Work request: Search the records below for the string "full" and copy each line where it turns up.

------ Data

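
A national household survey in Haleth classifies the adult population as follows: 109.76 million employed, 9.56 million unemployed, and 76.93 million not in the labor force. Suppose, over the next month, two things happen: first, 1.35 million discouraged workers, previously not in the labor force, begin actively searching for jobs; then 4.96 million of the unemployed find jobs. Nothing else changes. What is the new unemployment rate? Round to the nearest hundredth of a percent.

New unemployment rate ≈ 4.93%.

Initially, labor force = 109.76 + 9.56 = 119.32 million, so u = 9.56/119.32 = 8.01%.
After the first change, unemployed and labor force both rise by 1.35 → E = 109.76, U = 10.91, labor force = 120.67 million.
After the second change, unemployed falls and employed rises by 4.96; labor force unchanged → E = 114.72, U = 5.95, labor force = 120.67 million.
New unemployment rate = 5.95 / 120.67 = 4.93%.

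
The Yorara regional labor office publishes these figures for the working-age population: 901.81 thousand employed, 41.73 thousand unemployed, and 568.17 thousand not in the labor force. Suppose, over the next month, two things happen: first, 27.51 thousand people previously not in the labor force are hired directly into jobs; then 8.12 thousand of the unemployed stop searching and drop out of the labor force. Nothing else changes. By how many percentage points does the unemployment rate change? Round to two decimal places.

Initially, labor force = 901.81 + 41.73 = 943.54 thousand, so u = 41.73/943.54 = 4.42%.
After the first change, employed and labor force both rise by 27.51; unemployed unchanged → E = 929.32, U = 41.73, labor force = 971.05 thousand.
After the second change, unemployed and labor force both fall by 8.12 → E = 929.32, U = 33.61, labor force = 962.93 thousand.
New unemployment rate = 33.61 / 962.93 = 3.49%.
Change = 3.49% − 4.42% = −0.93 percentage points.

The unemployment rate changes by −0.93 percentage points.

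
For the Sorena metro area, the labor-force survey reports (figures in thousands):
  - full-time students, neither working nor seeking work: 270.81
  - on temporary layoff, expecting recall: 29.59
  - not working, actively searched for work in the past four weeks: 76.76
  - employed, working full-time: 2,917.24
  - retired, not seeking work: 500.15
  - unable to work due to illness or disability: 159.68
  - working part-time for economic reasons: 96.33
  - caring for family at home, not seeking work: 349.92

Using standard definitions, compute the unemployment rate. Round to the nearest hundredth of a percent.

Employed = 2,917.24 + 96.33 = 3,013.57 thousand (anyone who worked, including part-time for economic reasons, counts as employed).
Unemployed = 29.59 + 76.76 = 106.35 thousand (jobless and actively searching, or on temporary layoff).
Labor force = 3,013.57 + 106.35 = 3,119.92 thousand.
Unemployment rate = 106.35 / 3,119.92 = 3.41%.

Unemployment rate ≈ 3.41%.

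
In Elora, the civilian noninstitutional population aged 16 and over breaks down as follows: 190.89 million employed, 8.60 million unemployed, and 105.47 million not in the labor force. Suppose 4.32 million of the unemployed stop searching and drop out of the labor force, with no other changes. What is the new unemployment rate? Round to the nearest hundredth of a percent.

Initially, labor force = 190.89 + 8.60 = 199.49 million, so u = 8.60/199.49 = 4.31%.
After the change, unemployed and labor force both fall by 4.32 → E = 190.89, U = 4.28, labor force = 195.17 million.
New unemployment rate = 4.28 / 195.17 = 2.19%.

New unemployment rate ≈ 2.19%.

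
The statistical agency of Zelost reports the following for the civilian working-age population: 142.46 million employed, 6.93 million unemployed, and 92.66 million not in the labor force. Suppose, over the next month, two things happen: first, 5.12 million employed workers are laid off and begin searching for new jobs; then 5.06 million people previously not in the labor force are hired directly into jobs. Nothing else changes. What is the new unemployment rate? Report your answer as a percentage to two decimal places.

Initially, labor force = 142.46 + 6.93 = 149.39 million, so u = 6.93/149.39 = 4.64%.
After the first change, employed falls and unemployed rises by 5.12; labor force unchanged → E = 137.34, U = 12.05, labor force = 149.39 million.
After the second change, employed and labor force both rise by 5.06; unemployed unchanged → E = 142.40, U = 12.05, labor force = 154.45 million.
New unemployment rate = 12.05 / 154.45 = 7.80%.

New unemployment rate ≈ 7.80%.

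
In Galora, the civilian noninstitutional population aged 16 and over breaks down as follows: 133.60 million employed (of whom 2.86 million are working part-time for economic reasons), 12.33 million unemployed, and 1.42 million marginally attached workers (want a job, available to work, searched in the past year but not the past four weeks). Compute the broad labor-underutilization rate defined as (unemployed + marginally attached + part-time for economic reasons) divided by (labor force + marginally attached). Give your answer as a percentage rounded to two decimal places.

Labor force = 133.60 + 12.33 = 145.93 million.
Numerator = 12.33 + 1.42 + 2.86 = 16.61 million.
Denominator = 145.93 + 1.42 = 147.35 million.
Broad rate = 16.61 / 147.35 = 11.27%.

Broad underutilization rate ≈ 11.27%.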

------------

Answer space:
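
  - full-time students, neither working nor seeking work: 270.81
  - employed, working full-time: 2,917.24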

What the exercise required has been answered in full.